[WHAT IS EXPECTED]:
The answer must consist of every line below that holds the word "context".

[Collected data entries]:
_ _ _ _ _ _ _
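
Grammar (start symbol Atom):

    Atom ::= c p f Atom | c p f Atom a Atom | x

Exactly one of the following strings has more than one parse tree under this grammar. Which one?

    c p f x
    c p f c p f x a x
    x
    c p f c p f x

c p f c p f x a x

c p f x: 1 tree
c p f c p f x a x: 2 trees
x: 1 tree
c p f c p f x: 1 tree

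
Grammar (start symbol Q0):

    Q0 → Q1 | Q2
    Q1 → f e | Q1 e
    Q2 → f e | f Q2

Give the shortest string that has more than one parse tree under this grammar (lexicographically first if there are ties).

length 2: f e has 2 parse trees

Two derivations of f e:
  Q0 ⇒ Q1 ⇒ f e
  Q0 ⇒ Q2 ⇒ f e

f e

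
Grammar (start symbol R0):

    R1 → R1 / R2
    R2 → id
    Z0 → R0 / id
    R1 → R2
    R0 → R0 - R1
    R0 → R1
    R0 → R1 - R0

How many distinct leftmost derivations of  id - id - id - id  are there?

8

Parse trees for id - id - id - id:
  [R0 [R0 [R0 [R0 [R1 [R2 id]]] - [R1 [R2 id]]] - [R1 [R2 id]]] - [R1 [R2 id]]]
  [R0 [R0 [R0 [R1 [R2 id]] - [R0 [R1 [R2 id]]]] - [R1 [R2 id]]] - [R1 [R2 id]]]
  [R0 [R0 [R1 [R2 id]] - [R0 [R0 [R1 [R2 id]]] - [R1 [R2 id]]]] - [R1 [R2 id]]]
  [R0 [R0 [R1 [R2 id]] - [R0 [R1 [R2 id]] - [R0 [R1 [R2 id]]]]] - [R1 [R2 id]]]
  [R0 [R1 [R2 id]] - [R0 [R0 [R0 [R1 [R2 id]]] - [R1 [R2 id]]] - [R1 [R2 id]]]]
  [R0 [R1 [R2 id]] - [R0 [R0 [R1 [R2 id]] - [R0 [R1 [R2 id]]]] - [R1 [R2 id]]]]
  [R0 [R1 [R2 id]] - [R0 [R1 [R2 id]] - [R0 [R0 [R1 [R2 id]]] - [R1 [R2 id]]]]]
  [R0 [R1 [R2 id]] - [R0 [R1 [R2 id]] - [R0 [R1 [R2 id]] - [R0 [R1 [R2 id]]]]]]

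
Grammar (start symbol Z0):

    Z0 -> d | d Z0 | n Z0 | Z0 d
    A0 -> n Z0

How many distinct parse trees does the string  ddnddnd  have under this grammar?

1

Parse trees for ddnddnd:
  [Z0 d [Z0 d [Z0 n [Z0 d [Z0 d [Z0 n [Z0 d]]]]]]]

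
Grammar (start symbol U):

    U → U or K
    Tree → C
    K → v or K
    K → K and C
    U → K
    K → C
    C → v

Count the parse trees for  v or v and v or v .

Parse trees for v or v and v or v:
  [U [U [U [K [C v]]] or [K [K [C v]] and [C v]]] or [K [C v]]]
  [U [U [K v or [K [K [C v]] and [C v]]]] or [K [C v]]]
  [U [U [K [K v or [K [C v]]] and [C v]]] or [K [C v]]]

3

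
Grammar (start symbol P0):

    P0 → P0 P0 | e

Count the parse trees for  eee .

2

Parse trees for eee:
  [P0 [P0 e] [P0 [P0 e] [P0 e]]]
  [P0 [P0 [P0 e] [P0 e]] [P0 e]]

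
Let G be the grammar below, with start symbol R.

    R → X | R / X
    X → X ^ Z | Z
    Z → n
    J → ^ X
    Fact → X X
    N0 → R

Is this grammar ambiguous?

Unambiguous

(J, Fact, N0 are unreachable from R, so their rules don't affect L(R).) This is a standard precedence ladder (R over X over Z), with each level left-recursive on its own operator ('/' at R, '^' at X). That structure is LR(1), hence unambiguous.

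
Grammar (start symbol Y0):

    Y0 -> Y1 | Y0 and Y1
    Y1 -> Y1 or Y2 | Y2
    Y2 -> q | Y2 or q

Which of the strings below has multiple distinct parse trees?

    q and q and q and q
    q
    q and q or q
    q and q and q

q and q or q

q and q and q and q: 1 tree
q: 1 tree
q and q or q: 2 trees
q and q and q: 1 tree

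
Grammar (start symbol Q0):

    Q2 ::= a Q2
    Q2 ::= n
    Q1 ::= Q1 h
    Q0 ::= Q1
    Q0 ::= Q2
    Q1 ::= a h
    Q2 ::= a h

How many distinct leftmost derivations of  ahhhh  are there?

1

Parse trees for ahhhh:
  [Q0 [Q1 [Q1 [Q1 [Q1 a h] h] h] h]]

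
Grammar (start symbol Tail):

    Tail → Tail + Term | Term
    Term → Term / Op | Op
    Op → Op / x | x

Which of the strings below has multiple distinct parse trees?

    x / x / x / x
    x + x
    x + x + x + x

x / x / x / x

x / x / x / x: 8 trees
x + x: 1 tree
x + x + x + x: 1 tree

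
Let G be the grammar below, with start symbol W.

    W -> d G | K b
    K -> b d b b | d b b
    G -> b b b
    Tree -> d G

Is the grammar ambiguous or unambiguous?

Ambiguous

Witness: d b b b

Derivation 1: W ⇒ d G ⇒ d b b b
Derivation 2: W ⇒ K b ⇒ d b b b

Two distinct leftmost derivations for the same string.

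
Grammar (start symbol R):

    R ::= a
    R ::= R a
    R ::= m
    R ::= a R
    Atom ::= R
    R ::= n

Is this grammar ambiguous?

Witness: a a

Derivation 1: R ⇒ R a ⇒ a a
Derivation 2: R ⇒ a R ⇒ a a

Two distinct leftmost derivations for the same string.

Ambiguous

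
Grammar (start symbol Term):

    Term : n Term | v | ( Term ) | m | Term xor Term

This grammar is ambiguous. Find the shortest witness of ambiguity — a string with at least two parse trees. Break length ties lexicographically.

length 1: no string has ≥2 trees
length 2: no string has ≥2 trees
length 3: no string has ≥2 trees
length 4: n m xor m has 2 parse trees

Two derivations of n m xor m:
  Term ⇒ n Term ⇒ n Term xor Term ⇒ n m xor Term ⇒ n m xor m
  Term ⇒ Term xor Term ⇒ n Term xor Term ⇒ n m xor Term ⇒ n m xor m

n m xor m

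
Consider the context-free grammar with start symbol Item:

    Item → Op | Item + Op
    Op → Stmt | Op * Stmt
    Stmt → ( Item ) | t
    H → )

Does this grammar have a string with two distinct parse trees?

Unambiguous

Only Item, Op, Stmt are reachable from Item; ignoring the rest: The grammar is stratified — Item handles '+' (left-recursive), Op handles '*', Stmt atoms. Each operator has a fixed associativity and precedence level, so every string has one parse.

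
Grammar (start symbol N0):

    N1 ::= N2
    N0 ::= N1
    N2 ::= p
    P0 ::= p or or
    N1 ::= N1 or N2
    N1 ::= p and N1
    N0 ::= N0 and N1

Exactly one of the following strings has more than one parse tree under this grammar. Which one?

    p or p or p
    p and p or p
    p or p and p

p and p or p

p or p or p: 1 tree
p and p or p: 3 trees
p or p and p: 1 tree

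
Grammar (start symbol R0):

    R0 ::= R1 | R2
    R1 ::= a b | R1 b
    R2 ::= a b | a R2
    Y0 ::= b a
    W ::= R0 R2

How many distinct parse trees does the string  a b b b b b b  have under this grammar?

1

Parse trees for a b b b b b b:
  [R0 [R1 [R1 [R1 [R1 [R1 [R1 a b] b] b] b] b] b]]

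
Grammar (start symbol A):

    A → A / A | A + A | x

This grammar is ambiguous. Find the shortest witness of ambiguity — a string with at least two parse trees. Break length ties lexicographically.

length 1: no string has ≥2 trees
length 3: no string has ≥2 trees
length 5: x + x + x has 2 parse trees

Two derivations of x + x + x:
  A ⇒ A + A ⇒ A + A + A ⇒ x + A + A ⇒ x + x + A ⇒ x + x + x
  A ⇒ A + A ⇒ x + A ⇒ x + A + A ⇒ x + x + A ⇒ x + x + x

x + x + x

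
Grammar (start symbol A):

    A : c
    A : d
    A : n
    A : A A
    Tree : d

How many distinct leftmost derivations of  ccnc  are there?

Parse trees for ccnc:
  [A [A c] [A [A c] [A [A n] [A c]]]]
  [A [A c] [A [A [A c] [A n]] [A c]]]
  [A [A [A c] [A c]] [A [A n] [A c]]]
  [A [A [A c] [A [A c] [A n]]] [A c]]
  [A [A [A [A c] [A c]] [A n]] [A c]]

5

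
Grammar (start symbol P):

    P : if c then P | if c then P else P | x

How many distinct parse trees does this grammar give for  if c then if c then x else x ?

Parse trees for if c then if c then x else x:
  [P if c then [P if c then [P x] else [P x]]]
  [P if c then [P if c then [P x]] else [P x]]

2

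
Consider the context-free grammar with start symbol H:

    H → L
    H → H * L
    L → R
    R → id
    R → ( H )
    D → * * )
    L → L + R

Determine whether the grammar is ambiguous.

Unambiguous

(D is unreachable from H, so its rules don't affect L(H).) H → H * L | L  ;  L → L + R | R  — a left-associative chain with R at the bottom. Each string factors uniquely by precedence.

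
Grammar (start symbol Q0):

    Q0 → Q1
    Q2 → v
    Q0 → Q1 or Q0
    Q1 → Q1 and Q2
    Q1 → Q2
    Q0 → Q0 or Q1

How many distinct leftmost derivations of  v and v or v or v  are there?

Parse trees for v and v or v or v:
  [Q0 [Q1 [Q1 [Q2 v]] and [Q2 v]] or [Q0 [Q1 [Q2 v]] or [Q0 [Q1 [Q2 v]]]]]
  [Q0 [Q1 [Q1 [Q2 v]] and [Q2 v]] or [Q0 [Q0 [Q1 [Q2 v]]] or [Q1 [Q2 v]]]]
  [Q0 [Q0 [Q1 [Q1 [Q2 v]] and [Q2 v]] or [Q0 [Q1 [Q2 v]]]] or [Q1 [Q2 v]]]
  [Q0 [Q0 [Q0 [Q1 [Q1 [Q2 v]] and [Q2 v]]] or [Q1 [Q2 v]]] or [Q1 [Q2 v]]]

4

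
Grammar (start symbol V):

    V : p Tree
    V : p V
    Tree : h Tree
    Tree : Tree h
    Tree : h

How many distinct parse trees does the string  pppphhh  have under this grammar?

Parse trees for pppphhh:
  [V p [V p [V p [V p [Tree h [Tree h [Tree h]]]]]]]
  [V p [V p [V p [V p [Tree h [Tree [Tree h] h]]]]]]
  [V p [V p [V p [V p [Tree [Tree h [Tree h]] h]]]]]
  [V p [V p [V p [V p [Tree [Tree [Tree h] h] h]]]]]

4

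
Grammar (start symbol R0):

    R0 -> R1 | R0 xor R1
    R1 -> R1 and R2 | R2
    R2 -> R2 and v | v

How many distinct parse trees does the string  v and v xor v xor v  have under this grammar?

Parse trees for v and v xor v xor v:
  [R0 [R0 [R0 [R1 [R1 [R2 v]] and [R2 v]]] xor [R1 [R2 v]]] xor [R1 [R2 v]]]
  [R0 [R0 [R0 [R1 [R2 [R2 v] and v]]] xor [R1 [R2 v]]] xor [R1 [R2 v]]]

2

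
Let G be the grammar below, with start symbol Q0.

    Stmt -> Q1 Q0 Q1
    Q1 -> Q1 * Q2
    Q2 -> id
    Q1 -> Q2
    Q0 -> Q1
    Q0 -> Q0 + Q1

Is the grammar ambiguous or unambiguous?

Unambiguous

Only Q0, Q1, Q2 are reachable from Q0; ignoring the rest: Q0 → Q0 + Q1 | Q1  ;  Q1 → Q1 * Q2 | Q2  — a left-associative chain with Q2 at the bottom. Each string factors uniquely by precedence.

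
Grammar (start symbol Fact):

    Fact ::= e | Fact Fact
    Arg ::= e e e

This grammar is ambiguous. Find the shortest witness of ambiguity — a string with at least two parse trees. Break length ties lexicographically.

e e e

length 1: no string has ≥2 trees
length 2: no string has ≥2 trees
length 3: e e e has 2 parse trees

Two derivations of e e e:
  Fact ⇒ Fact Fact ⇒ e Fact ⇒ e Fact Fact ⇒ e e Fact ⇒ e e e
  Fact ⇒ Fact Fact ⇒ Fact Fact Fact ⇒ e Fact Fact ⇒ e e Fact ⇒ e e e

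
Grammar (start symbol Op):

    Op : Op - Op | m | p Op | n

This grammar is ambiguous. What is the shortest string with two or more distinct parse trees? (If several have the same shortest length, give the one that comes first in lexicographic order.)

length 1: no string has ≥2 trees
length 2: no string has ≥2 trees
length 3: no string has ≥2 trees
length 4: p m - m has 2 parse trees

Two derivations of p m - m:
  Op ⇒ Op - Op ⇒ p Op - Op ⇒ p m - Op ⇒ p m - m
  Op ⇒ p Op ⇒ p Op - Op ⇒ p m - Op ⇒ p m - m

p m - m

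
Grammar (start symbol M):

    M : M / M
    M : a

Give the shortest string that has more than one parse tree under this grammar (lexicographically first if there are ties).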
_ _ _ _ _ _ _
[PROBLEM SOLUTION]:
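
Consider the context-free grammar with start symbol Item:
Consider the context-free grammar with start symbol H: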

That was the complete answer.